**To do**
Print the lines that run from the line with "Price a European put" to the line with "T = 0.4966 years.", keeping both end lines, exactly as they appear in the entries below, and nothing else.

== Segment start ==

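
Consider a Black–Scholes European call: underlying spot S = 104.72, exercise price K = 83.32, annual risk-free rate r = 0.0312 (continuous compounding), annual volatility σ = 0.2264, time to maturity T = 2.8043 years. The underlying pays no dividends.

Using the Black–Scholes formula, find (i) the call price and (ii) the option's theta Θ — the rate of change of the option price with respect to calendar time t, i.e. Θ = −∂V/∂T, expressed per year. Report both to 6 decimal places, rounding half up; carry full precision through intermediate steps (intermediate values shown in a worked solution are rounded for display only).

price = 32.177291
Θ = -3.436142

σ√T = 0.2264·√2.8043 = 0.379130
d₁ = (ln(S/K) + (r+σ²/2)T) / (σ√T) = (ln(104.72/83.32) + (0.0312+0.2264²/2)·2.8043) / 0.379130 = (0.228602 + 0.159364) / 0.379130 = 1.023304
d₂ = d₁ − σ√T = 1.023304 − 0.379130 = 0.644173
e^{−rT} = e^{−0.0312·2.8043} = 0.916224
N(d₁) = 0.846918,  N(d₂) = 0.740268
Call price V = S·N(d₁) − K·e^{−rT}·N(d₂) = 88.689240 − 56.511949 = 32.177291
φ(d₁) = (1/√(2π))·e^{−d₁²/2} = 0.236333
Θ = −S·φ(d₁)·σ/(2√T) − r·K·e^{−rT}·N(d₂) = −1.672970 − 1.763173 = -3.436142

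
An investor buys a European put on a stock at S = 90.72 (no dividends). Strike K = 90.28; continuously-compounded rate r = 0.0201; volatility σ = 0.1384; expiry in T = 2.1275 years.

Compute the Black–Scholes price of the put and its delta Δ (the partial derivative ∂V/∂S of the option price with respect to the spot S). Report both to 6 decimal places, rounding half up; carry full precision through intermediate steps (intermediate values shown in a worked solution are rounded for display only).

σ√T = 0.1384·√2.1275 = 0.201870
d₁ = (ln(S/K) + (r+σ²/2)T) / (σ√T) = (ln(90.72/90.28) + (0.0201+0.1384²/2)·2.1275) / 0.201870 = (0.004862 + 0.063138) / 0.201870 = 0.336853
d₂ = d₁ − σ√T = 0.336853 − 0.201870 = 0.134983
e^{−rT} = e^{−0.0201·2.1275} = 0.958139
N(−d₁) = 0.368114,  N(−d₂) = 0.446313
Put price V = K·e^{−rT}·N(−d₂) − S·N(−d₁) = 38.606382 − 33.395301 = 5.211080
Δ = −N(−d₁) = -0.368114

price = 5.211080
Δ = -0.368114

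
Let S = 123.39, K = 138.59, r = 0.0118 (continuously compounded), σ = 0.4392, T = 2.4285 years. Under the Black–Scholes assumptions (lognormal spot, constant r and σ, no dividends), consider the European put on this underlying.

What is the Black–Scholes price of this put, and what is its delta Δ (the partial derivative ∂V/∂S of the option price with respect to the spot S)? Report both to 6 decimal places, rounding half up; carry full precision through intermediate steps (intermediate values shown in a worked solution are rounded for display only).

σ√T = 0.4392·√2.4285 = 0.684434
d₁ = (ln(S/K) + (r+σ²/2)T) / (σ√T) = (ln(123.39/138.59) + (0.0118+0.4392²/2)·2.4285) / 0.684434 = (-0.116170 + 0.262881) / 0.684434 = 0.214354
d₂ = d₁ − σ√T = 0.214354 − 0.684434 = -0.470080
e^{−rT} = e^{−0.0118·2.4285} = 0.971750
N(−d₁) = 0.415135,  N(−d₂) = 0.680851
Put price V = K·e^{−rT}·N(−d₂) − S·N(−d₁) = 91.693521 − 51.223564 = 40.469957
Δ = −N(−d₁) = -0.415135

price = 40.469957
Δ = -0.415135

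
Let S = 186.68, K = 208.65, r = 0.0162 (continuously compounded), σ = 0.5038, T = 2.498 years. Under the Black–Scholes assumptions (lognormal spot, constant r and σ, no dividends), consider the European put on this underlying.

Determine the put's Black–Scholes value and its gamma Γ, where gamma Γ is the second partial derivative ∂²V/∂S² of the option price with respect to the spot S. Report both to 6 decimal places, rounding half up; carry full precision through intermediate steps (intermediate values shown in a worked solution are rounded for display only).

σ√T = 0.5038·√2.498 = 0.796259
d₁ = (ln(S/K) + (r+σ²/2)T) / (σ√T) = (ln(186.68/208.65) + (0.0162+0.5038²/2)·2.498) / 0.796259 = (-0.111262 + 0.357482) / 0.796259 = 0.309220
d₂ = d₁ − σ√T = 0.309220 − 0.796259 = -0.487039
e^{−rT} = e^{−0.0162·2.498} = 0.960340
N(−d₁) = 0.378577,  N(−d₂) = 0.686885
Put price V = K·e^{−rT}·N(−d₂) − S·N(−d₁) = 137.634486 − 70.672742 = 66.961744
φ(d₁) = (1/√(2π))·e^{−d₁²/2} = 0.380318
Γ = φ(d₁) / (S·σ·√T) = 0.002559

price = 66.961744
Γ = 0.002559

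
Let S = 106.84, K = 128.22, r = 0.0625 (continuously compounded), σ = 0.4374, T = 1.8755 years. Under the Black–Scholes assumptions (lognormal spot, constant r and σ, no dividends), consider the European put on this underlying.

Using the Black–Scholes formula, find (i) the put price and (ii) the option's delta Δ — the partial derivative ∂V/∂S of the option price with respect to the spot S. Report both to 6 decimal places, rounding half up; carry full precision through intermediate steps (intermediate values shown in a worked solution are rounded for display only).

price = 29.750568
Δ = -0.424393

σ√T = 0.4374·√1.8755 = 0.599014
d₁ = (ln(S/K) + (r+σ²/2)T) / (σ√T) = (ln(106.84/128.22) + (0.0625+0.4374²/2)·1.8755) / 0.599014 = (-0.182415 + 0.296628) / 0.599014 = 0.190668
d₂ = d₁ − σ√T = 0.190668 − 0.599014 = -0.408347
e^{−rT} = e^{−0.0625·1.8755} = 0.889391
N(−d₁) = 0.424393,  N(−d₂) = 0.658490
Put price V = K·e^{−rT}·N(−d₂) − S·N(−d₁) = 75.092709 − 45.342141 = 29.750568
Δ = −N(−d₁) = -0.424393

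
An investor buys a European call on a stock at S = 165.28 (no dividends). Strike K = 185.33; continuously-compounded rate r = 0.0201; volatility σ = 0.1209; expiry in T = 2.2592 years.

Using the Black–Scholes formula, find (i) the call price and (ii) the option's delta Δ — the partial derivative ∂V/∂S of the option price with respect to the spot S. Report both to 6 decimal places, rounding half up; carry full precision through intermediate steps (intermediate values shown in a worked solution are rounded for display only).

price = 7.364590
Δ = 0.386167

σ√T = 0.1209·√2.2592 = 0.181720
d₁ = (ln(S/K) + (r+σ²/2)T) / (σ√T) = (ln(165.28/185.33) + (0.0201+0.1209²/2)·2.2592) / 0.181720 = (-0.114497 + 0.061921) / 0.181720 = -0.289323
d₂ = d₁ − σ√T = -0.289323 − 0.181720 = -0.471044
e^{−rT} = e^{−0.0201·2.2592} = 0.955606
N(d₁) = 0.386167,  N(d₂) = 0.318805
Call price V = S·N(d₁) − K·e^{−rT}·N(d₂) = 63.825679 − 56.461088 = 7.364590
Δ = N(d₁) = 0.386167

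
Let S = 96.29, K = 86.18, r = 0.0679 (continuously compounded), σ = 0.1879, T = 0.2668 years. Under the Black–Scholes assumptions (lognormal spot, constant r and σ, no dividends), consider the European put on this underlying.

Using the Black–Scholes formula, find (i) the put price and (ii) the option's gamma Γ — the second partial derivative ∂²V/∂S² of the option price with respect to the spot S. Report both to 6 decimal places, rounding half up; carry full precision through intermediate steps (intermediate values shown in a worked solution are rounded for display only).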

== Segment end ==
== Segment start ==

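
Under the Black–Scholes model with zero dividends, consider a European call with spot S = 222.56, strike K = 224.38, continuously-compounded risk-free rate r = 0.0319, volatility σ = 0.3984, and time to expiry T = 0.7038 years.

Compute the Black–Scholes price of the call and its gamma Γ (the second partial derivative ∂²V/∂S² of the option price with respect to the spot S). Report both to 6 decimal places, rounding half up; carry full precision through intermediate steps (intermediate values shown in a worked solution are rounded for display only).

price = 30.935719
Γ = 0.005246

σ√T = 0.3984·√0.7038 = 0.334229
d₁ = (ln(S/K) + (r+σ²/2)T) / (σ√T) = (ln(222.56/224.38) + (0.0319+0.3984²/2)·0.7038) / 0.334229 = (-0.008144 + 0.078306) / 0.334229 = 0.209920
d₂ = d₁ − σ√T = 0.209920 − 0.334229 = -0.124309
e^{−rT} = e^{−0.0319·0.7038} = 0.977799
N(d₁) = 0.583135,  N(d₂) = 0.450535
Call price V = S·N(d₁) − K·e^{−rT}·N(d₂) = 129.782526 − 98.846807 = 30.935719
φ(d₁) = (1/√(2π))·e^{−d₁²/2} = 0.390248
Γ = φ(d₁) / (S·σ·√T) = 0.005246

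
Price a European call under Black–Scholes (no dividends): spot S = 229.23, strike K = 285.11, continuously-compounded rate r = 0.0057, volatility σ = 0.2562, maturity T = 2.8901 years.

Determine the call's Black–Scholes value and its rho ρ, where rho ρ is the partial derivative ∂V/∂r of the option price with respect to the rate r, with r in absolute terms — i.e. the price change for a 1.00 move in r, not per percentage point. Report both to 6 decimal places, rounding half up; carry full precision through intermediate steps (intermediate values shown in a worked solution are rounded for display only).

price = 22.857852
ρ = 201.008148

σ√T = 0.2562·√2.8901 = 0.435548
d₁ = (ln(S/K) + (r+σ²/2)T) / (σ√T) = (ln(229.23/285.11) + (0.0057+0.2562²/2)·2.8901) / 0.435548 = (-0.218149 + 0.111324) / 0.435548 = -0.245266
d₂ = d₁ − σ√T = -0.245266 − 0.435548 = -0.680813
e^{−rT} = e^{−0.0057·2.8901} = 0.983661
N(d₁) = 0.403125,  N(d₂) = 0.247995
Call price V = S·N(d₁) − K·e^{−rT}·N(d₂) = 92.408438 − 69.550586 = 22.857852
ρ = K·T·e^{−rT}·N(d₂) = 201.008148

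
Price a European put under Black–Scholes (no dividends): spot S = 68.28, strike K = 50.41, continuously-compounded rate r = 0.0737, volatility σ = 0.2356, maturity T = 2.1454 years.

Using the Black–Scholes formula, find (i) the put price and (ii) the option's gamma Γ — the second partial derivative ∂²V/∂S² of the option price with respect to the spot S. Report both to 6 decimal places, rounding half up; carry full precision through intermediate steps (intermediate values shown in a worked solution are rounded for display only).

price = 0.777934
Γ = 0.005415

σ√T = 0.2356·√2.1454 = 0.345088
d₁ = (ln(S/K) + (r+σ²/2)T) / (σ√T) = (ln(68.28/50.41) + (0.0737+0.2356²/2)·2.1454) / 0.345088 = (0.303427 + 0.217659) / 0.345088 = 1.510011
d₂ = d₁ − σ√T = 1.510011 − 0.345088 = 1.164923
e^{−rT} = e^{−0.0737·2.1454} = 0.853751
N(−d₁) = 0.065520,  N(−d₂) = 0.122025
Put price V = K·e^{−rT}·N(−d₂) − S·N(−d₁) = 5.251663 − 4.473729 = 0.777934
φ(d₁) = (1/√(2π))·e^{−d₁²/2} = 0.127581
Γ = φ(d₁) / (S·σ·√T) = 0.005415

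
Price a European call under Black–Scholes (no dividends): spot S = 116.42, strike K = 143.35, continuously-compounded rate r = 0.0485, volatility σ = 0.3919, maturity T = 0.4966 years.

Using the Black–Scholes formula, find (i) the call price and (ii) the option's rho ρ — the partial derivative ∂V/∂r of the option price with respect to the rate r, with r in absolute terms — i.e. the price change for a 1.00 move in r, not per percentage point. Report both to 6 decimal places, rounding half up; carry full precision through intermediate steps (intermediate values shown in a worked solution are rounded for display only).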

== Segment end ==
== Segment start ==

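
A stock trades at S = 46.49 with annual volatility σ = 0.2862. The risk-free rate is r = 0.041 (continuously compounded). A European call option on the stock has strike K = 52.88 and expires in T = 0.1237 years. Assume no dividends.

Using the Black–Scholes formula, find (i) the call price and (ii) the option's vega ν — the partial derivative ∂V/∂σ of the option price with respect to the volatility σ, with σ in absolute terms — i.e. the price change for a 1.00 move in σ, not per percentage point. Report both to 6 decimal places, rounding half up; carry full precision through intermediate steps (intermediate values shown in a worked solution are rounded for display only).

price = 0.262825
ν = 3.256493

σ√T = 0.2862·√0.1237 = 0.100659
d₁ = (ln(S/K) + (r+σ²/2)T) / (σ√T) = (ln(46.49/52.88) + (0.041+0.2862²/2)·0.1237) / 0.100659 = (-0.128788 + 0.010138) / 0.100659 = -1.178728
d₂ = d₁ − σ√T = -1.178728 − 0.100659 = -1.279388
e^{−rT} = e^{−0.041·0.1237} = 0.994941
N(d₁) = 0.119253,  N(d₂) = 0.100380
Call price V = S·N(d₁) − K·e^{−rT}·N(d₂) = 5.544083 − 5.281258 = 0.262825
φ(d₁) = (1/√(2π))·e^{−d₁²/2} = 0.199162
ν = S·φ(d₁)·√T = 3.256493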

== Segment end ==

**Reply to the exercise**
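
Price a European put under Black–Scholes (no dividends): spot S = 68.28, strike K = 50.41, continuously-compounded rate r = 0.0737, volatility σ = 0.2356, maturity T = 2.1454 years.

Using the Black–Scholes formula, find (i) the put price and (ii) the option's gamma Γ — the second partial derivative ∂²V/∂S² of the option price with respect to the spot S. Report both to 6 decimal places, rounding half up; carry full precision through intermediate steps (intermediate values shown in a worked solution are rounded for display only).

price = 0.777934
Γ = 0.005415

σ√T = 0.2356·√2.1454 = 0.345088
d₁ = (ln(S/K) + (r+σ²/2)T) / (σ√T) = (ln(68.28/50.41) + (0.0737+0.2356²/2)·2.1454) / 0.345088 = (0.303427 + 0.217659) / 0.345088 = 1.510011
d₂ = d₁ − σ√T = 1.510011 − 0.345088 = 1.164923
e^{−rT} = e^{−0.0737·2.1454} = 0.853751
N(−d₁) = 0.065520,  N(−d₂) = 0.122025
Put price V = K·e^{−rT}·N(−d₂) − S·N(−d₁) = 5.251663 − 4.473729 = 0.777934
φ(d₁) = (1/√(2π))·e^{−d₁²/2} = 0.127581
Γ = φ(d₁) / (S·σ·√T) = 0.005415

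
Price a European call under Black–Scholes (no dividends): spot S = 116.42, strike K = 143.35, continuously-compounded rate r = 0.0485, volatility σ = 0.3919, maturity T = 0.4966 years.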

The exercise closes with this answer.